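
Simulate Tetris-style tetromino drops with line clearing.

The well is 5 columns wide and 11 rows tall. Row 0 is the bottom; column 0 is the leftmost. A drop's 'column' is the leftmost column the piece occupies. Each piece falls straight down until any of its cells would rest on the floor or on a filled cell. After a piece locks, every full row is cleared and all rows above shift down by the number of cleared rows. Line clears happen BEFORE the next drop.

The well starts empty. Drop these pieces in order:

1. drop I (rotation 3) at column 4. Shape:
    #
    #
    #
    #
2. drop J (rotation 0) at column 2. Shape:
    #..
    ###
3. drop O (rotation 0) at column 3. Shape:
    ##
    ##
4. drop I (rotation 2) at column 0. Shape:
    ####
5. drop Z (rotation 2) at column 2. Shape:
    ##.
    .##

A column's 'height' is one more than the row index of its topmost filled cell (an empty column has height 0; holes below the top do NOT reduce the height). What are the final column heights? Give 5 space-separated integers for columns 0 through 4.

Drop 1: I rot3 at col 4 lands with bottom-row=0; cleared 0 line(s) (total 0); column heights now [0 0 0 0 4], max=4
Drop 2: J rot0 at col 2 lands with bottom-row=4; cleared 0 line(s) (total 0); column heights now [0 0 6 5 5], max=6
Drop 3: O rot0 at col 3 lands with bottom-row=5; cleared 0 line(s) (total 0); column heights now [0 0 6 7 7], max=7
Drop 4: I rot2 at col 0 lands with bottom-row=7; cleared 0 line(s) (total 0); column heights now [8 8 8 8 7], max=8
Drop 5: Z rot2 at col 2 lands with bottom-row=8; cleared 0 line(s) (total 0); column heights now [8 8 10 10 9], max=10

Answer: 8 8 10 10 9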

■ **Your objective**: Word for word, retype the lines from the one containing "3. drop O (rotation" through the final line of the data, including both ends and nothing more.

■ **Written answer**:
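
3. drop O (rotation 0) at column 3. Shape:
    ##
    ##
4. drop I (rotation 2) at column 0. Shape:
    ####
5. drop Z (rotation 2) at column 2. Shape:
    ##.
    .##

A column's 'height' is one more than the row index of its topmost filled cell (an empty column has height 0; holes below the top do NOT reduce the height). What are the final column heights? Give 5 space-separated integers for columns 0 through 4.

Drop 1: I rot3 at col 4 lands with bottom-row=0; cleared 0 line(s) (total 0); column heights now [0 0 0 0 4], max=4
Drop 2: J rot0 at col 2 lands with bottom-row=4; cleared 0 line(s) (total 0); column heights now [0 0 6 5 5], max=6
Drop 3: O rot0 at col 3 lands with bottom-row=5; cleared 0 line(s) (total 0); column heights now [0 0 6 7 7], max=7
Drop 4: I rot2 at col 0 lands with bottom-row=7; cleared 0 line(s) (total 0); column heights now [8 8 8 8 7], max=8
Drop 5: Z rot2 at col 2 lands with bottom-row=8; cleared 0 line(s) (total 0); column heights now [8 8 10 10 9], max=10

Answer: 8 8 10 10 9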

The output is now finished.